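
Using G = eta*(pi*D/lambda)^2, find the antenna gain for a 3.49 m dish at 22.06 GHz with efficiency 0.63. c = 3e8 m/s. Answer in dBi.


lambda = c/f = 3e8 / 2.206e+10 = 0.01359927 m
G = eta*(pi*D/lambda)^2 = 0.63*(pi*3.49/0.01359927)^2
G = 409505.4212 (linear)
G = 10*log10(409505.4212) = 56.1226 dBi

56.1226 dBi


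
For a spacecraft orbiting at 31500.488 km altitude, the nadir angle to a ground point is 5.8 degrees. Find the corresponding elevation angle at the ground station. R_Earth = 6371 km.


r = R_E + alt = 37871.4880 km
Law of sines in the satellite / Earth-center / ground-point triangle:
  sin(nadir)/R_E = sin(90 + el)/r  =>  cos(el) = (r/R_E)*sin(nadir)
cos(el) = (37871.4880 / 6371.0000) * sin(5.8 deg) = 0.6007145
el = arccos(0.6007145) = 53.0789 deg
(Earth-central angle = 90 - nadir - el = 31.1211 deg)

53.0789 degrees


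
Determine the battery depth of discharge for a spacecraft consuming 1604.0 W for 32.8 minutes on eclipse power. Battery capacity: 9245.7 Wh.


E_used = P * t / 60 = 1604.0 * 32.8 / 60 = 876.8533 Wh
DOD = E_used / E_total * 100 = 876.8533 / 9245.7 * 100
DOD = 9.4839 %

9.4839 %


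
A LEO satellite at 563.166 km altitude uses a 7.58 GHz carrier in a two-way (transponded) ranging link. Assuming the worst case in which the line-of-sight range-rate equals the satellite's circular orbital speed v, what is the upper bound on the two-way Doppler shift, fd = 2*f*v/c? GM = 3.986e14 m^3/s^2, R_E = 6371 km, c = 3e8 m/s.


r = 6.934166e+06 m
v = sqrt(mu/r) = 7581.7861 m/s (worst-case radial velocity)
f = 7.58 GHz = 7.58e+09 Hz
fd = 2*f*v/c = 2*7.58e+09*7581.7861/3.0e+08
fd = 383132.9263 Hz

383132.9263 Hz


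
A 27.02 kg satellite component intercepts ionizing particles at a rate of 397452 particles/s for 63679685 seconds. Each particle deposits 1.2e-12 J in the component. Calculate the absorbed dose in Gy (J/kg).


Total energy deposited = rate * time * E_per
  = 397452 * 63679685 * 1.2e-12 = 30.3715 J
Dose = E_total / mass = 30.3715 / 27.02
Dose = 1.1240 Gy

1.1240 Gy


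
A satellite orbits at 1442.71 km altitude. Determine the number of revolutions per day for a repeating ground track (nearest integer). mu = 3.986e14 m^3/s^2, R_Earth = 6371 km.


r = 7.81371e+06 m
T = 2*pi*sqrt(r^3/mu) = 6873.8042 s = 114.5634 min
revs/day = 1440 / 114.5634 = 12.5695
Rounded: 13 revolutions per day

13 revolutions per day


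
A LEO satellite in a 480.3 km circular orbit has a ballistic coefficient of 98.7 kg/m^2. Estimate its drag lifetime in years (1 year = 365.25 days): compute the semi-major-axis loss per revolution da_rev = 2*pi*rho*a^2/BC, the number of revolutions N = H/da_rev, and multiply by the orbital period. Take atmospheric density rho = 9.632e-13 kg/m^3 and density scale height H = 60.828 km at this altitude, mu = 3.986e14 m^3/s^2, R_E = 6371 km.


a = R_E + alt = 6851.3000 km = 6.8513e+06 m
da_rev = 2*pi*rho*a^2/BC = 2*pi*9.632e-13*(6.8513e+06)^2/98.7 = 2.878228 m per revolution
N = H/da_rev = 60828.0000 m / 2.878228 m = 21133.8382 revolutions
P = 2*pi*sqrt(a^3/mu) = 5643.7881 s
lifetime = N*P = 21133.8382 * 5643.7881 = 1.192749e+08 s = 1380.4966 days
years = 1380.4966 / 365.25 = 3.7796 years

3.7796 years


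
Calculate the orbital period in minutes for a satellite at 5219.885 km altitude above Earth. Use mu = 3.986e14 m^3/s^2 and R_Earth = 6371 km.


r = 11590.8850 km = 1.1590885e+07 m
T = 2*pi*sqrt(r^3/mu) = 2*pi*sqrt(1.5572193e+21 / 3.986e14)
T = 12418.9854 s = 206.9831 min

206.9831 minutes


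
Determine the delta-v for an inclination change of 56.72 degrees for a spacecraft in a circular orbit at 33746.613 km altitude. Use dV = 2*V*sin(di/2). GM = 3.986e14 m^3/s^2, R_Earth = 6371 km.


r = 40117.6130 km = 4.0117613e+07 m
V = sqrt(mu/r) = 3152.1081 m/s
di = 56.72 deg = 0.9899508 rad
dV = 2*V*sin(di/2) = 2*3152.1081*sin(0.4949754)
dV = 2994.5656 m/s = 2.9946 km/s

2.9946 km/s


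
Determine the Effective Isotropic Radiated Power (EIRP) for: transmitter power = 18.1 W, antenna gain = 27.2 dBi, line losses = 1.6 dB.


Pt = 18.1 W = 12.5768 dBW
EIRP = Pt_dBW + Gt - losses = 12.5768 + 27.2 - 1.6 = 38.1768 dBW

38.1768 dBW


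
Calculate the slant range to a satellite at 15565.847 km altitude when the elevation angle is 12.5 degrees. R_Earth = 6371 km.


h = 15565.847 km, el = 12.5 deg
d = -R_E*sin(el) + sqrt((R_E*sin(el))^2 + 2*R_E*h + h^2)
d = -6371.0000*sin(0.2181662) + sqrt((6371.0000*0.2164396)^2 + 2*6371.0000*15565.847 + 15565.847^2)
d = 19657.6286 km

19657.6286 km


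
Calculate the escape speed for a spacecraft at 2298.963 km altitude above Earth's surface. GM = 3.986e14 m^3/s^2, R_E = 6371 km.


r = 6371.0 + 2298.963 = 8669.9630 km = 8.669963e+06 m
v_esc = sqrt(2*mu/r) = sqrt(2*3.986e14 / 8.669963e+06)
v_esc = 9589.0376 m/s = 9.5890 km/s

9.5890 km/s


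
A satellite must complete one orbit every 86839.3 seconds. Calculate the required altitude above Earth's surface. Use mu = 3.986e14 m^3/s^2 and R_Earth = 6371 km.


T = 86839.3 s
r = (mu*T^2/(4*pi^2))^(1/3) = (3.986e14 * 86839.3^2 / (4*pi^2))^(1/3)
r = 4.2384142e+07 m = 42384.1419 km
alt = r - R_E = 42384.1419 - 6371 = 36013.1419 km

36013.1419 km


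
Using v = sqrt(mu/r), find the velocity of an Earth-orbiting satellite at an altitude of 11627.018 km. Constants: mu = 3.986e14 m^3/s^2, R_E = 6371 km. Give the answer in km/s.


r = R_E + alt = 6371.0 + 11627.018 = 17998.0180 km = 1.7998018e+07 m
v = sqrt(mu/r) = sqrt(3.986e14 / 1.7998018e+07) = 4706.0475 m/s = 4.7060 km/s

4.7060 km/s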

──────────────────────────────

_Required action_.
Repeat the records above exactly, from the first line to the last.

_Result for this exercise_.
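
Using G = eta*(pi*D/lambda)^2, find the antenna gain for a 3.49 m dish at 22.06 GHz with efficiency 0.63. c = 3e8 m/s. Answer in dBi.


lambda = c/f = 3e8 / 2.206e+10 = 0.01359927 m
G = eta*(pi*D/lambda)^2 = 0.63*(pi*3.49/0.01359927)^2
G = 409505.4212 (linear)
G = 10*log10(409505.4212) = 56.1226 dBi

56.1226 dBi


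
For a spacecraft orbiting at 31500.488 km altitude, the nadir angle to a ground point is 5.8 degrees. Find the corresponding elevation angle at the ground station. R_Earth = 6371 km.


r = R_E + alt = 37871.4880 km
Law of sines in the satellite / Earth-center / ground-point triangle:
  sin(nadir)/R_E = sin(90 + el)/r  =>  cos(el) = (r/R_E)*sin(nadir)
cos(el) = (37871.4880 / 6371.0000) * sin(5.8 deg) = 0.6007145
el = arccos(0.6007145) = 53.0789 deg
(Earth-central angle = 90 - nadir - el = 31.1211 deg)

53.0789 degrees


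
Determine the battery depth of discharge for a spacecraft consuming 1604.0 W for 32.8 minutes on eclipse power. Battery capacity: 9245.7 Wh.


E_used = P * t / 60 = 1604.0 * 32.8 / 60 = 876.8533 Wh
DOD = E_used / E_total * 100 = 876.8533 / 9245.7 * 100
DOD = 9.4839 %

9.4839 %


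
A LEO satellite at 563.166 km altitude uses a 7.58 GHz carrier in a two-way (transponded) ranging link. Assuming the worst case in which the line-of-sight range-rate equals the satellite's circular orbital speed v, what is the upper bound on the two-way Doppler shift, fd = 2*f*v/c? GM = 3.986e14 m^3/s^2, R_E = 6371 km, c = 3e8 m/s.


r = 6.934166e+06 m
v = sqrt(mu/r) = 7581.7861 m/s (worst-case radial velocity)
f = 7.58 GHz = 7.58e+09 Hz
fd = 2*f*v/c = 2*7.58e+09*7581.7861/3.0e+08
fd = 383132.9263 Hz

383132.9263 Hz


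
A 27.02 kg satellite component intercepts ionizing particles at a rate of 397452 particles/s for 63679685 seconds. Each particle deposits 1.2e-12 J in the component. Calculate the absorbed dose in Gy (J/kg).


Total energy deposited = rate * time * E_per
  = 397452 * 63679685 * 1.2e-12 = 30.3715 J
Dose = E_total / mass = 30.3715 / 27.02
Dose = 1.1240 Gy

1.1240 Gy


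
A satellite orbits at 1442.71 km altitude. Determine the number of revolutions per day for a repeating ground track (nearest integer). mu = 3.986e14 m^3/s^2, R_Earth = 6371 km.


r = 7.81371e+06 m
T = 2*pi*sqrt(r^3/mu) = 6873.8042 s = 114.5634 min
revs/day = 1440 / 114.5634 = 12.5695
Rounded: 13 revolutions per day

13 revolutions per day


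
A LEO satellite in a 480.3 km circular orbit has a ballistic coefficient of 98.7 kg/m^2. Estimate its drag lifetime in years (1 year = 365.25 days): compute the semi-major-axis loss per revolution da_rev = 2*pi*rho*a^2/BC, the number of revolutions N = H/da_rev, and multiply by the orbital period. Take atmospheric density rho = 9.632e-13 kg/m^3 and density scale height H = 60.828 km at this altitude, mu = 3.986e14 m^3/s^2, R_E = 6371 km.


a = R_E + alt = 6851.3000 km = 6.8513e+06 m
da_rev = 2*pi*rho*a^2/BC = 2*pi*9.632e-13*(6.8513e+06)^2/98.7 = 2.878228 m per revolution
N = H/da_rev = 60828.0000 m / 2.878228 m = 21133.8382 revolutions
P = 2*pi*sqrt(a^3/mu) = 5643.7881 s
lifetime = N*P = 21133.8382 * 5643.7881 = 1.192749e+08 s = 1380.4966 days
years = 1380.4966 / 365.25 = 3.7796 years

3.7796 years


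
Calculate the orbital period in minutes for a satellite at 5219.885 km altitude above Earth. Use mu = 3.986e14 m^3/s^2 and R_Earth = 6371 km.


r = 11590.8850 km = 1.1590885e+07 m
T = 2*pi*sqrt(r^3/mu) = 2*pi*sqrt(1.5572193e+21 / 3.986e14)
T = 12418.9854 s = 206.9831 min

206.9831 minutes


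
Determine the delta-v for an inclination change of 56.72 degrees for a spacecraft in a circular orbit at 33746.613 km altitude. Use dV = 2*V*sin(di/2). GM = 3.986e14 m^3/s^2, R_Earth = 6371 km.


r = 40117.6130 km = 4.0117613e+07 m
V = sqrt(mu/r) = 3152.1081 m/s
di = 56.72 deg = 0.9899508 rad
dV = 2*V*sin(di/2) = 2*3152.1081*sin(0.4949754)
dV = 2994.5656 m/s = 2.9946 km/s

2.9946 km/s


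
Determine the Effective Isotropic Radiated Power (EIRP) for: transmitter power = 18.1 W, antenna gain = 27.2 dBi, line losses = 1.6 dB.


Pt = 18.1 W = 12.5768 dBW
EIRP = Pt_dBW + Gt - losses = 12.5768 + 27.2 - 1.6 = 38.1768 dBW

38.1768 dBW


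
Calculate the slant range to a satellite at 15565.847 km altitude when the elevation angle is 12.5 degrees. R_Earth = 6371 km.


h = 15565.847 km, el = 12.5 deg
d = -R_E*sin(el) + sqrt((R_E*sin(el))^2 + 2*R_E*h + h^2)
d = -6371.0000*sin(0.2181662) + sqrt((6371.0000*0.2164396)^2 + 2*6371.0000*15565.847 + 15565.847^2)
d = 19657.6286 km

19657.6286 km


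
Calculate the escape speed for a spacecraft at 2298.963 km altitude above Earth's surface. GM = 3.986e14 m^3/s^2, R_E = 6371 km.


r = 6371.0 + 2298.963 = 8669.9630 km = 8.669963e+06 m
v_esc = sqrt(2*mu/r) = sqrt(2*3.986e14 / 8.669963e+06)
v_esc = 9589.0376 m/s = 9.5890 km/s

9.5890 km/s


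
A satellite must complete one orbit every 86839.3 seconds. Calculate the required altitude above Earth's surface. Use mu = 3.986e14 m^3/s^2 and R_Earth = 6371 km.


T = 86839.3 s
r = (mu*T^2/(4*pi^2))^(1/3) = (3.986e14 * 86839.3^2 / (4*pi^2))^(1/3)
r = 4.2384142e+07 m = 42384.1419 km
alt = r - R_E = 42384.1419 - 6371 = 36013.1419 km

36013.1419 km


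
Using v = sqrt(mu/r), find the velocity of an Earth-orbiting satellite at an altitude of 11627.018 km. Constants: mu = 3.986e14 m^3/s^2, R_E = 6371 km. Give the answer in km/s.


r = R_E + alt = 6371.0 + 11627.018 = 17998.0180 km = 1.7998018e+07 m
v = sqrt(mu/r) = sqrt(3.986e14 / 1.7998018e+07) = 4706.0475 m/s = 4.7060 km/s

4.7060 km/s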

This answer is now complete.